(PROVIDED MATERIAL begins)

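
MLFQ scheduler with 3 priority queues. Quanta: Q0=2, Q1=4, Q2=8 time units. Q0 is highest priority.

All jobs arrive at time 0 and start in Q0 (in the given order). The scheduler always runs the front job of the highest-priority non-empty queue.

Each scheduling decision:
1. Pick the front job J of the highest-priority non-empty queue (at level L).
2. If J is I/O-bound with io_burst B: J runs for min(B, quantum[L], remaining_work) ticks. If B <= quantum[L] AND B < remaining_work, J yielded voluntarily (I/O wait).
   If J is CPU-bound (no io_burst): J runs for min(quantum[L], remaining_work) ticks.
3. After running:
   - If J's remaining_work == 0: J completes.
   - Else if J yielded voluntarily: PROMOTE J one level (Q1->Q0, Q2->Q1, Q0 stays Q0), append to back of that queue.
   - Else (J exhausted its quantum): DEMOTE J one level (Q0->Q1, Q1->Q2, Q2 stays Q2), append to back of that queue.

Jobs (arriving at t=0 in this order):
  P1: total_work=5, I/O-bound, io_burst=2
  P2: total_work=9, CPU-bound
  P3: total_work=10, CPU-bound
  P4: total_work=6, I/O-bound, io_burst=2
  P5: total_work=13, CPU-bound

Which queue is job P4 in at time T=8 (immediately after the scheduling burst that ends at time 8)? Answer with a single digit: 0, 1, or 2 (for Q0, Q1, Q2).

Answer: 0

Derivation:
t=0-2: P1@Q0 runs 2, rem=3, I/O yield, promote→Q0. Q0=[P2,P3,P4,P5,P1] Q1=[] Q2=[]
t=2-4: P2@Q0 runs 2, rem=7, quantum used, demote→Q1. Q0=[P3,P4,P5,P1] Q1=[P2] Q2=[]
t=4-6: P3@Q0 runs 2, rem=8, quantum used, demote→Q1. Q0=[P4,P5,P1] Q1=[P2,P3] Q2=[]
t=6-8: P4@Q0 runs 2, rem=4, I/O yield, promote→Q0. Q0=[P5,P1,P4] Q1=[P2,P3] Q2=[]
t=8-10: P5@Q0 runs 2, rem=11, quantum used, demote→Q1. Q0=[P1,P4] Q1=[P2,P3,P5] Q2=[]
t=10-12: P1@Q0 runs 2, rem=1, I/O yield, promote→Q0. Q0=[P4,P1] Q1=[P2,P3,P5] Q2=[]
t=12-14: P4@Q0 runs 2, rem=2, I/O yield, promote→Q0. Q0=[P1,P4] Q1=[P2,P3,P5] Q2=[]
t=14-15: P1@Q0 runs 1, rem=0, completes. Q0=[P4] Q1=[P2,P3,P5] Q2=[]
t=15-17: P4@Q0 runs 2, rem=0, completes. Q0=[] Q1=[P2,P3,P5] Q2=[]
t=17-21: P2@Q1 runs 4, rem=3, quantum used, demote→Q2. Q0=[] Q1=[P3,P5] Q2=[P2]
t=21-25: P3@Q1 runs 4, rem=4, quantum used, demote→Q2. Q0=[] Q1=[P5] Q2=[P2,P3]
t=25-29: P5@Q1 runs 4, rem=7, quantum used, demote→Q2. Q0=[] Q1=[] Q2=[P2,P3,P5]
t=29-32: P2@Q2 runs 3, rem=0, completes. Q0=[] Q1=[] Q2=[P3,P5]
t=32-36: P3@Q2 runs 4, rem=0, completes. Q0=[] Q1=[] Q2=[P5]
t=36-43: P5@Q2 runs 7, rem=0, completes. Q0=[] Q1=[] Q2=[]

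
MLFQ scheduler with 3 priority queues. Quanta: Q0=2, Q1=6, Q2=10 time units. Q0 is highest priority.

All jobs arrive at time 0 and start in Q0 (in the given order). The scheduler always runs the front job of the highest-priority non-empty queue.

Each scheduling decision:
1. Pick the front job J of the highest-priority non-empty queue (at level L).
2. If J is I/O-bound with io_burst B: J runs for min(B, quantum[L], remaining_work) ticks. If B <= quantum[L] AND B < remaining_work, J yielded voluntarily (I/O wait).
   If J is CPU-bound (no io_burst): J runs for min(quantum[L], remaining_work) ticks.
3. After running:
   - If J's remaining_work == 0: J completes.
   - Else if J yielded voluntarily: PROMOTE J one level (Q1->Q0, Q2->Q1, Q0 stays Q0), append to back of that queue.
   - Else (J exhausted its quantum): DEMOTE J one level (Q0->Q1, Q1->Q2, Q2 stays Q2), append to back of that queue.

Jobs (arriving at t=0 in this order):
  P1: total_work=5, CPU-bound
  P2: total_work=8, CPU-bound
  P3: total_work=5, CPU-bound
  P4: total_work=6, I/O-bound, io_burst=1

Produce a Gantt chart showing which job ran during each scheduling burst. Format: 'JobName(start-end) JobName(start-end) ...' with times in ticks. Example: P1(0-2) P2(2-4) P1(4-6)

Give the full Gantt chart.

Answer: P1(0-2) P2(2-4) P3(4-6) P4(6-7) P4(7-8) P4(8-9) P4(9-10) P4(10-11) P4(11-12) P1(12-15) P2(15-21) P3(21-24)

Derivation:
t=0-2: P1@Q0 runs 2, rem=3, quantum used, demote→Q1. Q0=[P2,P3,P4] Q1=[P1] Q2=[]
t=2-4: P2@Q0 runs 2, rem=6, quantum used, demote→Q1. Q0=[P3,P4] Q1=[P1,P2] Q2=[]
t=4-6: P3@Q0 runs 2, rem=3, quantum used, demote→Q1. Q0=[P4] Q1=[P1,P2,P3] Q2=[]
t=6-7: P4@Q0 runs 1, rem=5, I/O yield, promote→Q0. Q0=[P4] Q1=[P1,P2,P3] Q2=[]
t=7-8: P4@Q0 runs 1, rem=4, I/O yield, promote→Q0. Q0=[P4] Q1=[P1,P2,P3] Q2=[]
t=8-9: P4@Q0 runs 1, rem=3, I/O yield, promote→Q0. Q0=[P4] Q1=[P1,P2,P3] Q2=[]
t=9-10: P4@Q0 runs 1, rem=2, I/O yield, promote→Q0. Q0=[P4] Q1=[P1,P2,P3] Q2=[]
t=10-11: P4@Q0 runs 1, rem=1, I/O yield, promote→Q0. Q0=[P4] Q1=[P1,P2,P3] Q2=[]
t=11-12: P4@Q0 runs 1, rem=0, completes. Q0=[] Q1=[P1,P2,P3] Q2=[]
t=12-15: P1@Q1 runs 3, rem=0, completes. Q0=[] Q1=[P2,P3] Q2=[]
t=15-21: P2@Q1 runs 6, rem=0, completes. Q0=[] Q1=[P3] Q2=[]
t=21-24: P3@Q1 runs 3, rem=0, completes. Q0=[] Q1=[] Q2=[]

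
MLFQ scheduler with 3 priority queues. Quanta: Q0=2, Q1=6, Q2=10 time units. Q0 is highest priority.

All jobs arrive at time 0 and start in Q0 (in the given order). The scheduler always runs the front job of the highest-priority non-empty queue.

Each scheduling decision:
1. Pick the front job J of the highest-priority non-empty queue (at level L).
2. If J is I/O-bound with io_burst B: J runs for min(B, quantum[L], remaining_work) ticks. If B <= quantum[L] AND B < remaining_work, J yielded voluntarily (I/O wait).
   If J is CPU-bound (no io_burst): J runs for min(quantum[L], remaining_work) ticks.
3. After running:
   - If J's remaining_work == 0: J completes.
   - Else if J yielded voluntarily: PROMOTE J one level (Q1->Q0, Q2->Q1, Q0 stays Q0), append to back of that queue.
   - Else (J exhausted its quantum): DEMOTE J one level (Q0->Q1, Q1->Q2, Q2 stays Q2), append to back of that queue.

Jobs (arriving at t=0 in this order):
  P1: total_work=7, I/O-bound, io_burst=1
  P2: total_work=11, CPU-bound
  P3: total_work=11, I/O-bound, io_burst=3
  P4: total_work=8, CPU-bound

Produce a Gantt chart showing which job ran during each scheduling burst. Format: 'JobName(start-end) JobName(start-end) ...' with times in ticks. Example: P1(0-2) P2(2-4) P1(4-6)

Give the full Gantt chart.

Answer: P1(0-1) P2(1-3) P3(3-5) P4(5-7) P1(7-8) P1(8-9) P1(9-10) P1(10-11) P1(11-12) P1(12-13) P2(13-19) P3(19-22) P3(22-24) P4(24-30) P3(30-33) P3(33-34) P2(34-37)

Derivation:
t=0-1: P1@Q0 runs 1, rem=6, I/O yield, promote→Q0. Q0=[P2,P3,P4,P1] Q1=[] Q2=[]
t=1-3: P2@Q0 runs 2, rem=9, quantum used, demote→Q1. Q0=[P3,P4,P1] Q1=[P2] Q2=[]
t=3-5: P3@Q0 runs 2, rem=9, quantum used, demote→Q1. Q0=[P4,P1] Q1=[P2,P3] Q2=[]
t=5-7: P4@Q0 runs 2, rem=6, quantum used, demote→Q1. Q0=[P1] Q1=[P2,P3,P4] Q2=[]
t=7-8: P1@Q0 runs 1, rem=5, I/O yield, promote→Q0. Q0=[P1] Q1=[P2,P3,P4] Q2=[]
t=8-9: P1@Q0 runs 1, rem=4, I/O yield, promote→Q0. Q0=[P1] Q1=[P2,P3,P4] Q2=[]
t=9-10: P1@Q0 runs 1, rem=3, I/O yield, promote→Q0. Q0=[P1] Q1=[P2,P3,P4] Q2=[]
t=10-11: P1@Q0 runs 1, rem=2, I/O yield, promote→Q0. Q0=[P1] Q1=[P2,P3,P4] Q2=[]
t=11-12: P1@Q0 runs 1, rem=1, I/O yield, promote→Q0. Q0=[P1] Q1=[P2,P3,P4] Q2=[]
t=12-13: P1@Q0 runs 1, rem=0, completes. Q0=[] Q1=[P2,P3,P4] Q2=[]
t=13-19: P2@Q1 runs 6, rem=3, quantum used, demote→Q2. Q0=[] Q1=[P3,P4] Q2=[P2]
t=19-22: P3@Q1 runs 3, rem=6, I/O yield, promote→Q0. Q0=[P3] Q1=[P4] Q2=[P2]
t=22-24: P3@Q0 runs 2, rem=4, quantum used, demote→Q1. Q0=[] Q1=[P4,P3] Q2=[P2]
t=24-30: P4@Q1 runs 6, rem=0, completes. Q0=[] Q1=[P3] Q2=[P2]
t=30-33: P3@Q1 runs 3, rem=1, I/O yield, promote→Q0. Q0=[P3] Q1=[] Q2=[P2]
t=33-34: P3@Q0 runs 1, rem=0, completes. Q0=[] Q1=[] Q2=[P2]
t=34-37: P2@Q2 runs 3, rem=0, completes. Q0=[] Q1=[] Q2=[]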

(PROVIDED MATERIAL ends)

WHAT TO WORK ON » Reprint the data above from the opening line to the line holding "P5: total_work=13, CPU-bound", inclusive, and nothing else.

SOLUTION TO THIS TASK »
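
MLFQ scheduler with 3 priority queues. Quanta: Q0=2, Q1=4, Q2=8 time units. Q0 is highest priority.

All jobs arrive at time 0 and start in Q0 (in the given order). The scheduler always runs the front job of the highest-priority non-empty queue.

Each scheduling decision:
1. Pick the front job J of the highest-priority non-empty queue (at level L).
2. If J is I/O-bound with io_burst B: J runs for min(B, quantum[L], remaining_work) ticks. If B <= quantum[L] AND B < remaining_work, J yielded voluntarily (I/O wait).
   If J is CPU-bound (no io_burst): J runs for min(quantum[L], remaining_work) ticks.
3. After running:
   - If J's remaining_work == 0: J completes.
   - Else if J yielded voluntarily: PROMOTE J one level (Q1->Q0, Q2->Q1, Q0 stays Q0), append to back of that queue.
   - Else (J exhausted its quantum): DEMOTE J one level (Q0->Q1, Q1->Q2, Q2 stays Q2), append to back of that queue.

Jobs (arriving at t=0 in this order):
  P1: total_work=5, I/O-bound, io_burst=2
  P2: total_work=9, CPU-bound
  P3: total_work=10, CPU-bound
  P4: total_work=6, I/O-bound, io_burst=2
  P5: total_work=13, CPU-bound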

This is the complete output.